--- Given information Enclosed Below ---

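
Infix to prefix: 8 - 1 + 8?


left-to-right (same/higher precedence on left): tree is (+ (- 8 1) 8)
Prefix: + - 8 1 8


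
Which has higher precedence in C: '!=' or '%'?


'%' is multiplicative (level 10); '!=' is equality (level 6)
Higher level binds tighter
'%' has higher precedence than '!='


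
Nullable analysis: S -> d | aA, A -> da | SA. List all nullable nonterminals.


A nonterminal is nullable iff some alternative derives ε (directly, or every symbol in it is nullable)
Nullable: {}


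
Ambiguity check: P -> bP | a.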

--- End of Enclosed Given information ---
--- Given information Enclosed Below ---

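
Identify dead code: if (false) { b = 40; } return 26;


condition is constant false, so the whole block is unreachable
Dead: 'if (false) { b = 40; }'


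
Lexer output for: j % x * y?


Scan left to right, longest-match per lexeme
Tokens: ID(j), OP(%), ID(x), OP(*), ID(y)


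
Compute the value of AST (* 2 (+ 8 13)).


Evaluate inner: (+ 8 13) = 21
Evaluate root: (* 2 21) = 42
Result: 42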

--- End of Enclosed Given information ---
--- Given information Enclosed Below ---

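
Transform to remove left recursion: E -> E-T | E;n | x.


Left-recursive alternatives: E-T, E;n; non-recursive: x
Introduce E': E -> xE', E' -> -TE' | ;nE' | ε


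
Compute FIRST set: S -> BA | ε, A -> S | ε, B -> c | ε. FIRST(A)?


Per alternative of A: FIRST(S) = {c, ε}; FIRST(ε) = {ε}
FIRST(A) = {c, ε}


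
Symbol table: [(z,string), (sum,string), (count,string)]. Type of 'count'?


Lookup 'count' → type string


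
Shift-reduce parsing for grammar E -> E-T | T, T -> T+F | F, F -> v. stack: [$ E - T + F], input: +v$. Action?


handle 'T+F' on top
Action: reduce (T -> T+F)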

--- End of Enclosed Given information ---

> **Work to be completed**: Quote the data above from the line containing "Infix to prefix: 8 - 1 + 8?" to the line containing "Ambiguity check: P -> bP | a.", inclusive, and stop.

> **Solution for this problem**:
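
Infix to prefix: 8 - 1 + 8?


left-to-right (same/higher precedence on left): tree is (+ (- 8 1) 8)
Prefix: + - 8 1 8


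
Which has higher precedence in C: '!=' or '%'?


'%' is multiplicative (level 10); '!=' is equality (level 6)
Higher level binds tighter
'%' has higher precedence than '!='


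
Nullable analysis: S -> d | aA, A -> da | SA. List all nullable nonterminals.


A nonterminal is nullable iff some alternative derives ε (directly, or every symbol in it is nullable)
Nullable: {}


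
Ambiguity check: P -> bP | a.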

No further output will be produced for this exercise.